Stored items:
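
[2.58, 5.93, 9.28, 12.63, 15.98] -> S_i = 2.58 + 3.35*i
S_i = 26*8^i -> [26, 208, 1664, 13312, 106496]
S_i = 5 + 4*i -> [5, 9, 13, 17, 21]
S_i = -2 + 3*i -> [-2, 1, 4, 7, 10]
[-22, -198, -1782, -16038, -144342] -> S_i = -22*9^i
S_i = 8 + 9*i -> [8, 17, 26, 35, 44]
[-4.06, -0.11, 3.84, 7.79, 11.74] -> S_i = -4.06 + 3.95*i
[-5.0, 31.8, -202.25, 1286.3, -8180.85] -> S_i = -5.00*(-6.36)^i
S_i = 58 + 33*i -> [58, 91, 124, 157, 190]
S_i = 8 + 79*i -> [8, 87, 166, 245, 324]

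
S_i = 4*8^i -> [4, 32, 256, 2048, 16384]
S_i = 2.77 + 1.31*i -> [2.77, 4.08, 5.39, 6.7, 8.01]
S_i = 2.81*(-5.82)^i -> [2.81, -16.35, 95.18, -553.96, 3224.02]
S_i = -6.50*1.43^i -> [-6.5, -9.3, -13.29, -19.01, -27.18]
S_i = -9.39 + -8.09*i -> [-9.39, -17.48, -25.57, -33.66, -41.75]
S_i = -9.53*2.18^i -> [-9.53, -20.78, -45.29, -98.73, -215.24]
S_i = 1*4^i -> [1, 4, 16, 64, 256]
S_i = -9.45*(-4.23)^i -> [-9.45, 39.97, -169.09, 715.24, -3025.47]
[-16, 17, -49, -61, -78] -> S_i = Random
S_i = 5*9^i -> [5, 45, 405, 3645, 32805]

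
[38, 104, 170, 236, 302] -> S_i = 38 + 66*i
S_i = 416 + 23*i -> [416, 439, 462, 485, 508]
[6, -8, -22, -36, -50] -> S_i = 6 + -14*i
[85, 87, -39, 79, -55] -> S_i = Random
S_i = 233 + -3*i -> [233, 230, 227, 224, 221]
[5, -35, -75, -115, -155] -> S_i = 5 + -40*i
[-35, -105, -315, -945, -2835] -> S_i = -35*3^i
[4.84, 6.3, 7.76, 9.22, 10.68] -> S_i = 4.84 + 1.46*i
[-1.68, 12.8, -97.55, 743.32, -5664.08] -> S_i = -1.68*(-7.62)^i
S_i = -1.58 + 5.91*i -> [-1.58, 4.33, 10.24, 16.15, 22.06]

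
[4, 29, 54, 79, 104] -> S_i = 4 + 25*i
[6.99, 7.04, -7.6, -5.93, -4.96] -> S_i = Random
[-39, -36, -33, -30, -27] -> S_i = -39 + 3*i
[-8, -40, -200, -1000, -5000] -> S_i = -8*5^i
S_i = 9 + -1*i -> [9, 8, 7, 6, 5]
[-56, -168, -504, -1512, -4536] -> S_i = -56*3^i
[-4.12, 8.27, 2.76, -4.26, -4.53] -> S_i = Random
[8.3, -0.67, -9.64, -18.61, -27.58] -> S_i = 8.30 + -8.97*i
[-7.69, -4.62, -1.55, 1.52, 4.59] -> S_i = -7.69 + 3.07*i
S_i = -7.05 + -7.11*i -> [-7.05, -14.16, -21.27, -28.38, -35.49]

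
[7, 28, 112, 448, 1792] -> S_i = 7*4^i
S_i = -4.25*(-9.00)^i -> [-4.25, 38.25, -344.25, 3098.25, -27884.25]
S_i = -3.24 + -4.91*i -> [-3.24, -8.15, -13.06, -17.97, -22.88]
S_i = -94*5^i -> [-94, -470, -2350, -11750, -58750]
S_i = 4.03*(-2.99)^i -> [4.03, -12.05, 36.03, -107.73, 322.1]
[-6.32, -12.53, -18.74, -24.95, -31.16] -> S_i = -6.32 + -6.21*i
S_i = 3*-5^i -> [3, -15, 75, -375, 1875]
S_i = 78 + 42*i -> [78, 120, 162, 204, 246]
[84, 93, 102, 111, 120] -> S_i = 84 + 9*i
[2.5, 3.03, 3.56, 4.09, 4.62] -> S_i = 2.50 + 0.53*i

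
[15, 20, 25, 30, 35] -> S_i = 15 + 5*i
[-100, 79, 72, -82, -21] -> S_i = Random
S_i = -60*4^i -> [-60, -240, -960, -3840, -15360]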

■ **Task brief**:
Lines that include the word "Random" are to be extracted from the data above.

■ **Response area**:
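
[-16, 17, -49, -61, -78] -> S_i = Random
[85, 87, -39, 79, -55] -> S_i = Random
[6.99, 7.04, -7.6, -5.93, -4.96] -> S_i = Random
[-4.12, 8.27, 2.76, -4.26, -4.53] -> S_i = Random
[-100, 79, 72, -82, -21] -> S_i = Random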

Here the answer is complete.